Work to be completed: Scan the material below for "even", then return each line that contains it.

#####

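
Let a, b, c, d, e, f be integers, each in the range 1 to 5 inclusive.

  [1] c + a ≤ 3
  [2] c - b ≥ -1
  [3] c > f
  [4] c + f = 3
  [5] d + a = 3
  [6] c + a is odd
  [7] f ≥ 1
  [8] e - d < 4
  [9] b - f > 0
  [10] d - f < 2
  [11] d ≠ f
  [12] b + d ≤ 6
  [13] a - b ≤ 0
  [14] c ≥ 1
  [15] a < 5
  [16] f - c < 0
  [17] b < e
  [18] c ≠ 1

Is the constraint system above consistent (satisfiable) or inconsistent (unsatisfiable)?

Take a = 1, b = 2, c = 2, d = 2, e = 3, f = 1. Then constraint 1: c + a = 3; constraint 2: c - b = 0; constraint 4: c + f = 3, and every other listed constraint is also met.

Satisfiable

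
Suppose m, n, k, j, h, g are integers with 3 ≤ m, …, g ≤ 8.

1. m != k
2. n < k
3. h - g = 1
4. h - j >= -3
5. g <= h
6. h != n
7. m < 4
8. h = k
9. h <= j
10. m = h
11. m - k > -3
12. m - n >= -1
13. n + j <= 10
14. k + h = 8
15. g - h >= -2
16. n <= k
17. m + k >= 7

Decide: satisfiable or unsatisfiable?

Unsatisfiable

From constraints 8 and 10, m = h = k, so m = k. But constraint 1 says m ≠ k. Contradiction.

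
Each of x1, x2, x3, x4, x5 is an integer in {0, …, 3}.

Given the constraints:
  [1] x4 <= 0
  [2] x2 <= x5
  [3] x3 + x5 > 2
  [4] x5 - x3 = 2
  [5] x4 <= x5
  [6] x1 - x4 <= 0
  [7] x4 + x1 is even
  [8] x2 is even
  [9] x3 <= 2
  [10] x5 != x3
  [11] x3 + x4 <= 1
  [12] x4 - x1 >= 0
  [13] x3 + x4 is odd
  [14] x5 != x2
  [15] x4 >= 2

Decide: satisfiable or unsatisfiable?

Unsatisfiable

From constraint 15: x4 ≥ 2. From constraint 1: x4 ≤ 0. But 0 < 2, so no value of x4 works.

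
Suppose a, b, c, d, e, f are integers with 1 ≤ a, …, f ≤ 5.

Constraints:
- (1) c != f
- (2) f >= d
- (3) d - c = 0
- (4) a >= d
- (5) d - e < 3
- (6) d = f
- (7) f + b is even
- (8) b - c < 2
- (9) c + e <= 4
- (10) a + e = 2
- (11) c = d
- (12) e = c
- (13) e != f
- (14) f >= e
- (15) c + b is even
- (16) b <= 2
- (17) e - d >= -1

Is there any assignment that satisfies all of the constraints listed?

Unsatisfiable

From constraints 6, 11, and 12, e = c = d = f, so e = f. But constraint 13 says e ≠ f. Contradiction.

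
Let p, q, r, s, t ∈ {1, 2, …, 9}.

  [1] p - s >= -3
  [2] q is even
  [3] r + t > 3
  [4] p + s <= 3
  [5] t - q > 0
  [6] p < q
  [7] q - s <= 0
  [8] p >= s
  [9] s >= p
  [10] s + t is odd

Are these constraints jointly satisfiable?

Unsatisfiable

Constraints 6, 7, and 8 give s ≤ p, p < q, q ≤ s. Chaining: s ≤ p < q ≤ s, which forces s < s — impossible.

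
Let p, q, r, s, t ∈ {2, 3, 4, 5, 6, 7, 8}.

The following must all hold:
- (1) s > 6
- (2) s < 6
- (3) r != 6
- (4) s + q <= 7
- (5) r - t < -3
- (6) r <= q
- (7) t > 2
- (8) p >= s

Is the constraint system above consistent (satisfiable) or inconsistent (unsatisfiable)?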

#####

Answer to this task:
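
  [7] x4 + x1 is even
  [8] x2 is even
- (7) f + b is even
- (15) c + b is even
  [2] q is even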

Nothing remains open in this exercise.